- INSTRUCTIONS FOR THE TASK -
Your answer should be the line containing "How many sign" and every line after it to the end of the records below, word for word.

- SUPPLIED MATERIAL -
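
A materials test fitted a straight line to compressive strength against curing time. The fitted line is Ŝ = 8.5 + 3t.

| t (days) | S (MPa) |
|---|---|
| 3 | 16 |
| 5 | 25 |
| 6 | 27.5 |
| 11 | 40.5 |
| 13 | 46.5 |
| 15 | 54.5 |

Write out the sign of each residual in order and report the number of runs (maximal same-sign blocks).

4 runs

t=3: Ŝ = 8.5 + 3·3 = 17.5; e = 16 − 17.5 = -1.5
t=5: Ŝ = 8.5 + 3·5 = 23.5; e = 25 − 23.5 = 1.5
t=6: Ŝ = 8.5 + 3·6 = 26.5; e = 27.5 − 26.5 = 1
t=11: Ŝ = 8.5 + 3·11 = 41.5; e = 40.5 − 41.5 = -1
t=13: Ŝ = 8.5 + 3·13 = 47.5; e = 46.5 − 47.5 = -1
t=15: Ŝ = 8.5 + 3·15 = 53.5; e = 54.5 − 53.5 = 1
Signs: − + + − − +
Runs: −×1, +×2, −×2, +×1 → 4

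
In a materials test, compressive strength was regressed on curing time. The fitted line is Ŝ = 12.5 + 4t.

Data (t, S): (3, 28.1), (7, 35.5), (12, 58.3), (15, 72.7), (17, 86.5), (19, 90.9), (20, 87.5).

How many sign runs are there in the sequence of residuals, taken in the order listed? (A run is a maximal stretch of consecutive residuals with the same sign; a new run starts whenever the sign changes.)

t=3: Ŝ = 12.5 + 4·3 = 24.5; r = 28.1 − 24.5 = 3.6
t=7: Ŝ = 12.5 + 4·7 = 40.5; r = 35.5 − 40.5 = -5
t=12: Ŝ = 12.5 + 4·12 = 60.5; r = 58.3 − 60.5 = -2.2
t=15: Ŝ = 12.5 + 4·15 = 72.5; r = 72.7 − 72.5 = 0.2
t=17: Ŝ = 12.5 + 4·17 = 80.5; r = 86.5 − 80.5 = 6
t=19: Ŝ = 12.5 + 4·19 = 88.5; r = 90.9 − 88.5 = 2.4
t=20: Ŝ = 12.5 + 4·20 = 92.5; r = 87.5 − 92.5 = -5
Signs: + − − + + + −
Runs: +×1, −×2, +×3, −×1 → 4

4 runs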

- RESPONSE TO THIS TASK -
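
How many sign runs are there in the sequence of residuals, taken in the order listed? (A run is a maximal stretch of consecutive residuals with the same sign; a new run starts whenever the sign changes.)

t=3: Ŝ = 12.5 + 4·3 = 24.5; r = 28.1 − 24.5 = 3.6
t=7: Ŝ = 12.5 + 4·7 = 40.5; r = 35.5 − 40.5 = -5
t=12: Ŝ = 12.5 + 4·12 = 60.5; r = 58.3 − 60.5 = -2.2
t=15: Ŝ = 12.5 + 4·15 = 72.5; r = 72.7 − 72.5 = 0.2
t=17: Ŝ = 12.5 + 4·17 = 80.5; r = 86.5 − 80.5 = 6
t=19: Ŝ = 12.5 + 4·19 = 88.5; r = 90.9 − 88.5 = 2.4
t=20: Ŝ = 12.5 + 4·20 = 92.5; r = 87.5 − 92.5 = -5
Signs: + − − + + + −
Runs: +×1, −×2, +×3, −×1 → 4

4 runs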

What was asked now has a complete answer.